[Stored data entries]
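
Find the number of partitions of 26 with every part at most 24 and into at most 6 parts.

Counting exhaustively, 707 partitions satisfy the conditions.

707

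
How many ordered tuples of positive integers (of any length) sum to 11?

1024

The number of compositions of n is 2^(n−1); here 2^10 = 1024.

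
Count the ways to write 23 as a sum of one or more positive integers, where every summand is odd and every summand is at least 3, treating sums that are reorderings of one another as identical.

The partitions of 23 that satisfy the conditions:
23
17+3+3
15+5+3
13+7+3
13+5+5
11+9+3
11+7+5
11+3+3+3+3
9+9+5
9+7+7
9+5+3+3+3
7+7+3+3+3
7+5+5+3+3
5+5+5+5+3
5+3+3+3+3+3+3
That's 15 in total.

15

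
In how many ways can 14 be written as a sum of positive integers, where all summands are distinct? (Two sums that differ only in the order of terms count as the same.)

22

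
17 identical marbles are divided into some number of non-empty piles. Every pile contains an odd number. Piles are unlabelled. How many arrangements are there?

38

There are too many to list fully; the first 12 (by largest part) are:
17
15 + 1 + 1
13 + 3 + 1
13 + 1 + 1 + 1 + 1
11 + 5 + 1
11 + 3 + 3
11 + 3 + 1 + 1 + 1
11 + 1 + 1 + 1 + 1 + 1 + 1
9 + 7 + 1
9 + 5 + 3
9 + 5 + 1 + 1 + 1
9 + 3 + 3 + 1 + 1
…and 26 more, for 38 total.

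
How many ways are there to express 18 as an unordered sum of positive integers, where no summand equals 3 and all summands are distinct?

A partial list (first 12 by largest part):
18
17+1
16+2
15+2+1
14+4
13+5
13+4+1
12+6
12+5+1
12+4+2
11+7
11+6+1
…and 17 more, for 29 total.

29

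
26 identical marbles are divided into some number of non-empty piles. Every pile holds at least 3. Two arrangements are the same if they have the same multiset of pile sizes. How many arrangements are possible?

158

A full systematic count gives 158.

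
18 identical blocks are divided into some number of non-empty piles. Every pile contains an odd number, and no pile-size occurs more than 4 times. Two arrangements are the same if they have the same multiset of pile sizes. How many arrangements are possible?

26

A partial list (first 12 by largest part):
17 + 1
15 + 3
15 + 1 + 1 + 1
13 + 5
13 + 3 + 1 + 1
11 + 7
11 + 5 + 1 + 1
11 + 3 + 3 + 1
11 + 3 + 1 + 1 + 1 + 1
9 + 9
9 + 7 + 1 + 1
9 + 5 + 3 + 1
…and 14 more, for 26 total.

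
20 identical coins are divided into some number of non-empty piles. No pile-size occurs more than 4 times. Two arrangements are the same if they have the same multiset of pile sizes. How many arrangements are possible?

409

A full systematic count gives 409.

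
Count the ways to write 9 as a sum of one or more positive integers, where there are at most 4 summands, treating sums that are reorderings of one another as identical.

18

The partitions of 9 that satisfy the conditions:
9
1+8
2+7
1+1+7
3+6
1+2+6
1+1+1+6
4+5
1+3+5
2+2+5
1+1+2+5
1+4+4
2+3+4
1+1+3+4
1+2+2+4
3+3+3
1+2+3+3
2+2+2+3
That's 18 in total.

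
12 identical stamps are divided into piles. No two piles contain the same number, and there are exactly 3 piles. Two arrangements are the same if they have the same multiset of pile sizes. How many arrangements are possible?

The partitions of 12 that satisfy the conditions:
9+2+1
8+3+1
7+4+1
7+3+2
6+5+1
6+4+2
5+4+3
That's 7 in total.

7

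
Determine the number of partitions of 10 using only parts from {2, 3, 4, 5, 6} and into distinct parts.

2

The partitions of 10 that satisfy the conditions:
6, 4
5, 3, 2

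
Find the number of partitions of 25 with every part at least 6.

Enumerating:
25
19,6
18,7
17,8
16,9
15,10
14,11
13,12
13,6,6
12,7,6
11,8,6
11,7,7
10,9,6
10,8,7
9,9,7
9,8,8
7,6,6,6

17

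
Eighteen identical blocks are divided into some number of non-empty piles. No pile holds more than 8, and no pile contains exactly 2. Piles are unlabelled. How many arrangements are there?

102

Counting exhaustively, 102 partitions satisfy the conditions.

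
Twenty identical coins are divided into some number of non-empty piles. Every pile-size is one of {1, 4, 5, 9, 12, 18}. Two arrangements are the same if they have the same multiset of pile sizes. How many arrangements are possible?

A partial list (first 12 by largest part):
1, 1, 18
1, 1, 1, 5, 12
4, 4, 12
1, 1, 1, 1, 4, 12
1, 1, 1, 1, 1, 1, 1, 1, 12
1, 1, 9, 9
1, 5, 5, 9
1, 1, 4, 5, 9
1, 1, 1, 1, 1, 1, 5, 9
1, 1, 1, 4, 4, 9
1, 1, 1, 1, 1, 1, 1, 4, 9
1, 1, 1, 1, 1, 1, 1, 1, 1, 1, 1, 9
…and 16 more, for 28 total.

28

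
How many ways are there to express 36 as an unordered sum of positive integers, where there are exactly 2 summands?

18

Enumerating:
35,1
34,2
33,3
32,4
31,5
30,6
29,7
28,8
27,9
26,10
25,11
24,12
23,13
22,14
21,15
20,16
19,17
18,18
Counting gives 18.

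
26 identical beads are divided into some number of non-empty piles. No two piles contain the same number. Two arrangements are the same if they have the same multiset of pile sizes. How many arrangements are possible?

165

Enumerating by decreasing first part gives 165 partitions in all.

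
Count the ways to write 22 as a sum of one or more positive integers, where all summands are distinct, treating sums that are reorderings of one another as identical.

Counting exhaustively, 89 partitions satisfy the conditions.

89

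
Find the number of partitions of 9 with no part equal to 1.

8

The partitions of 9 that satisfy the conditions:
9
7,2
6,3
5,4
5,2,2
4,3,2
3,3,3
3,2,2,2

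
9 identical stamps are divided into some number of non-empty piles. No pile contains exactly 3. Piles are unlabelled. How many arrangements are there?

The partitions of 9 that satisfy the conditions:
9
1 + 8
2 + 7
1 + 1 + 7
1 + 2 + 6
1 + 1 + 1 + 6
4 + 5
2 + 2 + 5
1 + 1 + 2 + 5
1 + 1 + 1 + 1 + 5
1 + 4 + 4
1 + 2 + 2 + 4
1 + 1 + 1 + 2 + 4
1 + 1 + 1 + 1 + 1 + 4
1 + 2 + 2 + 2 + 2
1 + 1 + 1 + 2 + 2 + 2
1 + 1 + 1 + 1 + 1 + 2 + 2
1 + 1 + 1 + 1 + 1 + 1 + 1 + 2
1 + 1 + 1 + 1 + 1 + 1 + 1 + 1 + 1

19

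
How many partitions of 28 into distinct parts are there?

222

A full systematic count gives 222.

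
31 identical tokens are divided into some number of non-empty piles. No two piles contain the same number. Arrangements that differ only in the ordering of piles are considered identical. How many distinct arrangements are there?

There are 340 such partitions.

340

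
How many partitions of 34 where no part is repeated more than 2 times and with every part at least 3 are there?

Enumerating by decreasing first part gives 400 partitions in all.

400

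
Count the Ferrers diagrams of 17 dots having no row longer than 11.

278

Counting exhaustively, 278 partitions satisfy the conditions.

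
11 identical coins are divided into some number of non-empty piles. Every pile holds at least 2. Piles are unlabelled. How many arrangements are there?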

What is being asked:
With the records above in view, retype each one exactly.

Written answer:
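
Find the number of partitions of 26 with every part at most 24 and into at most 6 parts.

Counting exhaustively, 707 partitions satisfy the conditions.

707

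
How many ordered tuples of positive integers (of any length) sum to 11?

1024

The number of compositions of n is 2^(n−1); here 2^10 = 1024.

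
Count the ways to write 23 as a sum of one or more positive integers, where every summand is odd and every summand is at least 3, treating sums that are reorderings of one another as identical.

The partitions of 23 that satisfy the conditions:
23
17+3+3
15+5+3
13+7+3
13+5+5
11+9+3
11+7+5
11+3+3+3+3
9+9+5
9+7+7
9+5+3+3+3
7+7+3+3+3
7+5+5+3+3
5+5+5+5+3
5+3+3+3+3+3+3
That's 15 in total.

15

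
In how many ways can 14 be written as a sum of positive integers, where all summands are distinct? (Two sums that differ only in the order of terms count as the same.)

22

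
17 identical marbles are divided into some number of non-empty piles. Every pile contains an odd number. Piles are unlabelled. How many arrangements are there?

38

There are too many to list fully; the first 12 (by largest part) are:
17
15 + 1 + 1
13 + 3 + 1
13 + 1 + 1 + 1 + 1
11 + 5 + 1
11 + 3 + 3
11 + 3 + 1 + 1 + 1
11 + 1 + 1 + 1 + 1 + 1 + 1
9 + 7 + 1
9 + 5 + 3
9 + 5 + 1 + 1 + 1
9 + 3 + 3 + 1 + 1
…and 26 more, for 38 total.

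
How many ways are there to express 18 as an unordered sum of positive integers, where no summand equals 3 and all summands are distinct?

A partial list (first 12 by largest part):
18
17+1
16+2
15+2+1
14+4
13+5
13+4+1
12+6
12+5+1
12+4+2
11+7
11+6+1
…and 17 more, for 29 total.

29

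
26 identical marbles are divided into some number of non-empty piles. Every pile holds at least 3. Two arrangements are the same if they have the same multiset of pile sizes. How many arrangements are possible?

158

A full systematic count gives 158.

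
18 identical blocks are divided into some number of non-empty piles. Every pile contains an odd number, and no pile-size occurs more than 4 times. Two arrangements are the same if they have the same multiset of pile sizes. How many arrangements are possible?

26

A partial list (first 12 by largest part):
17 + 1
15 + 3
15 + 1 + 1 + 1
13 + 5
13 + 3 + 1 + 1
11 + 7
11 + 5 + 1 + 1
11 + 3 + 3 + 1
11 + 3 + 1 + 1 + 1 + 1
9 + 9
9 + 7 + 1 + 1
9 + 5 + 3 + 1
…and 14 more, for 26 total.

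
20 identical coins are divided into some number of non-empty piles. No pile-size occurs more than 4 times. Two arrangements are the same if they have the same multiset of pile sizes. How many arrangements are possible?

409

A full systematic count gives 409.

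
Count the ways to write 9 as a sum of one or more positive integers, where there are at most 4 summands, treating sums that are reorderings of one another as identical.

18

The partitions of 9 that satisfy the conditions:
9
1+8
2+7
1+1+7
3+6
1+2+6
1+1+1+6
4+5
1+3+5
2+2+5
1+1+2+5
1+4+4
2+3+4
1+1+3+4
1+2+2+4
3+3+3
1+2+3+3
2+2+2+3
That's 18 in total.

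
12 identical stamps are divided into piles. No two piles contain the same number, and there are exactly 3 piles. Two arrangements are the same if they have the same multiset of pile sizes. How many arrangements are possible?

The partitions of 12 that satisfy the conditions:
9+2+1
8+3+1
7+4+1
7+3+2
6+5+1
6+4+2
5+4+3
That's 7 in total.

7

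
Determine the number of partitions of 10 using only parts from {2, 3, 4, 5, 6} and into distinct parts.

2

The partitions of 10 that satisfy the conditions:
6, 4
5, 3, 2

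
Find the number of partitions of 25 with every part at least 6.

Enumerating:
25
19,6
18,7
17,8
16,9
15,10
14,11
13,12
13,6,6
12,7,6
11,8,6
11,7,7
10,9,6
10,8,7
9,9,7
9,8,8
7,6,6,6

17

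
Eighteen identical blocks are divided into some number of non-empty piles. No pile holds more than 8, and no pile contains exactly 2. Piles are unlabelled. How many arrangements are there?

102

Counting exhaustively, 102 partitions satisfy the conditions.

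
Twenty identical coins are divided into some number of non-empty piles. Every pile-size is one of {1, 4, 5, 9, 12, 18}. Two arrangements are the same if they have the same multiset of pile sizes. How many arrangements are possible?

A partial list (first 12 by largest part):
1, 1, 18
1, 1, 1, 5, 12
4, 4, 12
1, 1, 1, 1, 4, 12
1, 1, 1, 1, 1, 1, 1, 1, 12
1, 1, 9, 9
1, 5, 5, 9
1, 1, 4, 5, 9
1, 1, 1, 1, 1, 1, 5, 9
1, 1, 1, 4, 4, 9
1, 1, 1, 1, 1, 1, 1, 4, 9
1, 1, 1, 1, 1, 1, 1, 1, 1, 1, 1, 9
…and 16 more, for 28 total.

28

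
How many ways are there to express 36 as an unordered sum of positive integers, where there are exactly 2 summands?

18

Enumerating:
35,1
34,2
33,3
32,4
31,5
30,6
29,7
28,8
27,9
26,10
25,11
24,12
23,13
22,14
21,15
20,16
19,17
18,18
Counting gives 18.

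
26 identical beads are divided into some number of non-empty piles. No two piles contain the same number. Two arrangements are the same if they have the same multiset of pile sizes. How many arrangements are possible?

165

Enumerating by decreasing first part gives 165 partitions in all.

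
Count the ways to write 22 as a sum of one or more positive integers, where all summands are distinct, treating sums that are reorderings of one another as identical.

Counting exhaustively, 89 partitions satisfy the conditions.

89

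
Find the number of partitions of 9 with no part equal to 1.

8

The partitions of 9 that satisfy the conditions:
9
7,2
6,3
5,4
5,2,2
4,3,2
3,3,3
3,2,2,2

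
9 identical stamps are divided into some number of non-empty piles. No pile contains exactly 3. Piles are unlabelled. How many arrangements are there?

The partitions of 9 that satisfy the conditions:
9
1 + 8
2 + 7
1 + 1 + 7
1 + 2 + 6
1 + 1 + 1 + 6
4 + 5
2 + 2 + 5
1 + 1 + 2 + 5
1 + 1 + 1 + 1 + 5
1 + 4 + 4
1 + 2 + 2 + 4
1 + 1 + 1 + 2 + 4
1 + 1 + 1 + 1 + 1 + 4
1 + 2 + 2 + 2 + 2
1 + 1 + 1 + 2 + 2 + 2
1 + 1 + 1 + 1 + 1 + 2 + 2
1 + 1 + 1 + 1 + 1 + 1 + 1 + 2
1 + 1 + 1 + 1 + 1 + 1 + 1 + 1 + 1

19

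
How many partitions of 28 into distinct parts are there?

222

A full systematic count gives 222.

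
31 identical tokens are divided into some number of non-empty piles. No two piles contain the same number. Arrangements that differ only in the ordering of piles are considered identical. How many distinct arrangements are there?

There are 340 such partitions.

340

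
How many partitions of 34 where no part is repeated more than 2 times and with every part at least 3 are there?

Enumerating by decreasing first part gives 400 partitions in all.

400

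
Count the Ferrers diagrams of 17 dots having no row longer than 11.

278

Counting exhaustively, 278 partitions satisfy the conditions.

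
11 identical coins are divided into some number of non-empty piles. Every pile holds at least 2. Piles are unlabelled. How many arrangements are there?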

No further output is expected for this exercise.